## ACTIVITY
Each record must be printed again exactly as given.

Saved entries
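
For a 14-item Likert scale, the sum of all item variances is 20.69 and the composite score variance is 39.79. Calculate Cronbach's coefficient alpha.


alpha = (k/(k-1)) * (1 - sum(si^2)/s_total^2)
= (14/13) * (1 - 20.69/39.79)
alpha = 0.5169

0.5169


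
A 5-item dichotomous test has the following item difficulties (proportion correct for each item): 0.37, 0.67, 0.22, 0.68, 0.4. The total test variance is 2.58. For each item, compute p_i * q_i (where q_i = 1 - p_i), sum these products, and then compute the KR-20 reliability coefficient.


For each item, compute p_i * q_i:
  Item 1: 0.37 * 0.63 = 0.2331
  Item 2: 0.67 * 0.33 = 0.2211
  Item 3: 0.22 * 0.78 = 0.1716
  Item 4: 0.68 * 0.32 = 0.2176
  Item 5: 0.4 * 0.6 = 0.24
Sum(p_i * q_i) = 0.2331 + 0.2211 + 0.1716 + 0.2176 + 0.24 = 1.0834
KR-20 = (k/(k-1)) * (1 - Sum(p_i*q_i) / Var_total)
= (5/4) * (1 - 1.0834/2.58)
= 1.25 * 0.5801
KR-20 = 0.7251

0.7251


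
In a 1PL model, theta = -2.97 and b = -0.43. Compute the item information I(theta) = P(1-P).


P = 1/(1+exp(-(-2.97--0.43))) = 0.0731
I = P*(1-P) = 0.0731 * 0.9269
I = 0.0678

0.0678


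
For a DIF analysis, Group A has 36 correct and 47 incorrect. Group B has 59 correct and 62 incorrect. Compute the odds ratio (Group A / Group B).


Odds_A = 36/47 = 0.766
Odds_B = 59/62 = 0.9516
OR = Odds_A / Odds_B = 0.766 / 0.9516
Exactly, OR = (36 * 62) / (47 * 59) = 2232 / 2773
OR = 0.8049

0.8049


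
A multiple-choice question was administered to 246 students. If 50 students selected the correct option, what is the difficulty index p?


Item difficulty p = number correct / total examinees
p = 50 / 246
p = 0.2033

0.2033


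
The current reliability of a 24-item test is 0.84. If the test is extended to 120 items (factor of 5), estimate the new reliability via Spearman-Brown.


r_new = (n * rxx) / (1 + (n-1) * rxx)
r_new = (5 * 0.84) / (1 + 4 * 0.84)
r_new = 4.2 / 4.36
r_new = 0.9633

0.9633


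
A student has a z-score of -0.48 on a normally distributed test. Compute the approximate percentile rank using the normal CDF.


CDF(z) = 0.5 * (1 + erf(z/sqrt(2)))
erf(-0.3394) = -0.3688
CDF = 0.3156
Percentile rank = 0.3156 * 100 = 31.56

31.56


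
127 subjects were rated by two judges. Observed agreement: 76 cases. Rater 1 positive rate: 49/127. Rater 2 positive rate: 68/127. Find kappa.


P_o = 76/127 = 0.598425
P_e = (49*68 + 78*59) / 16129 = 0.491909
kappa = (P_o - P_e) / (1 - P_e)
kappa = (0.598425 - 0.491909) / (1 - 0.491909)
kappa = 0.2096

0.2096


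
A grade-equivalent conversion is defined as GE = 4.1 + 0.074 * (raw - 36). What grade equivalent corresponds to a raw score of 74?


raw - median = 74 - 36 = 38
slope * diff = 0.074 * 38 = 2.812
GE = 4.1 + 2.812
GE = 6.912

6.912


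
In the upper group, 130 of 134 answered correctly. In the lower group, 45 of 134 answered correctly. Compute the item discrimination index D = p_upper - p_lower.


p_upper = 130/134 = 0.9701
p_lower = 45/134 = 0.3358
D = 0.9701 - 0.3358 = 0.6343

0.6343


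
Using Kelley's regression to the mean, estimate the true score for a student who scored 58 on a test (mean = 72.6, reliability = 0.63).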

## ANSWER TO THIS TASK
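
For a 14-item Likert scale, the sum of all item variances is 20.69 and the composite score variance is 39.79. Calculate Cronbach's coefficient alpha.


alpha = (k/(k-1)) * (1 - sum(si^2)/s_total^2)
= (14/13) * (1 - 20.69/39.79)
alpha = 0.5169

0.5169


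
A 5-item dichotomous test has the following item difficulties (proportion correct for each item): 0.37, 0.67, 0.22, 0.68, 0.4. The total test variance is 2.58. For each item, compute p_i * q_i (where q_i = 1 - p_i), sum these products, and then compute the KR-20 reliability coefficient.


For each item, compute p_i * q_i:
  Item 1: 0.37 * 0.63 = 0.2331
  Item 2: 0.67 * 0.33 = 0.2211
  Item 3: 0.22 * 0.78 = 0.1716
  Item 4: 0.68 * 0.32 = 0.2176
  Item 5: 0.4 * 0.6 = 0.24
Sum(p_i * q_i) = 0.2331 + 0.2211 + 0.1716 + 0.2176 + 0.24 = 1.0834
KR-20 = (k/(k-1)) * (1 - Sum(p_i*q_i) / Var_total)
= (5/4) * (1 - 1.0834/2.58)
= 1.25 * 0.5801
KR-20 = 0.7251

0.7251


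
In a 1PL model, theta = -2.97 and b = -0.43. Compute the item information I(theta) = P(1-P).


P = 1/(1+exp(-(-2.97--0.43))) = 0.0731
I = P*(1-P) = 0.0731 * 0.9269
I = 0.0678

0.0678


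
For a DIF analysis, Group A has 36 correct and 47 incorrect. Group B has 59 correct and 62 incorrect. Compute the odds ratio (Group A / Group B).


Odds_A = 36/47 = 0.766
Odds_B = 59/62 = 0.9516
OR = Odds_A / Odds_B = 0.766 / 0.9516
Exactly, OR = (36 * 62) / (47 * 59) = 2232 / 2773
OR = 0.8049

0.8049


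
A multiple-choice question was administered to 246 students. If 50 students selected the correct option, what is the difficulty index p?


Item difficulty p = number correct / total examinees
p = 50 / 246
p = 0.2033

0.2033


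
The current reliability of a 24-item test is 0.84. If the test is extended to 120 items (factor of 5), estimate the new reliability via Spearman-Brown.


r_new = (n * rxx) / (1 + (n-1) * rxx)
r_new = (5 * 0.84) / (1 + 4 * 0.84)
r_new = 4.2 / 4.36
r_new = 0.9633

0.9633


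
A student has a z-score of -0.48 on a normally distributed test. Compute the approximate percentile rank using the normal CDF.


CDF(z) = 0.5 * (1 + erf(z/sqrt(2)))
erf(-0.3394) = -0.3688
CDF = 0.3156
Percentile rank = 0.3156 * 100 = 31.56

31.56


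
127 subjects were rated by two judges. Observed agreement: 76 cases. Rater 1 positive rate: 49/127. Rater 2 positive rate: 68/127. Find kappa.


P_o = 76/127 = 0.598425
P_e = (49*68 + 78*59) / 16129 = 0.491909
kappa = (P_o - P_e) / (1 - P_e)
kappa = (0.598425 - 0.491909) / (1 - 0.491909)
kappa = 0.2096

0.2096


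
A grade-equivalent conversion is defined as GE = 4.1 + 0.074 * (raw - 36). What grade equivalent corresponds to a raw score of 74?


raw - median = 74 - 36 = 38
slope * diff = 0.074 * 38 = 2.812
GE = 4.1 + 2.812
GE = 6.912

6.912


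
In the upper group, 130 of 134 answered correctly. In the lower group, 45 of 134 answered correctly. Compute the item discrimination index D = p_upper - p_lower.


p_upper = 130/134 = 0.9701
p_lower = 45/134 = 0.3358
D = 0.9701 - 0.3358 = 0.6343

0.6343


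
Using Kelley's regression to the mean, estimate the true score for a student who scored 58 on a test (mean = 72.6, reliability = 0.63).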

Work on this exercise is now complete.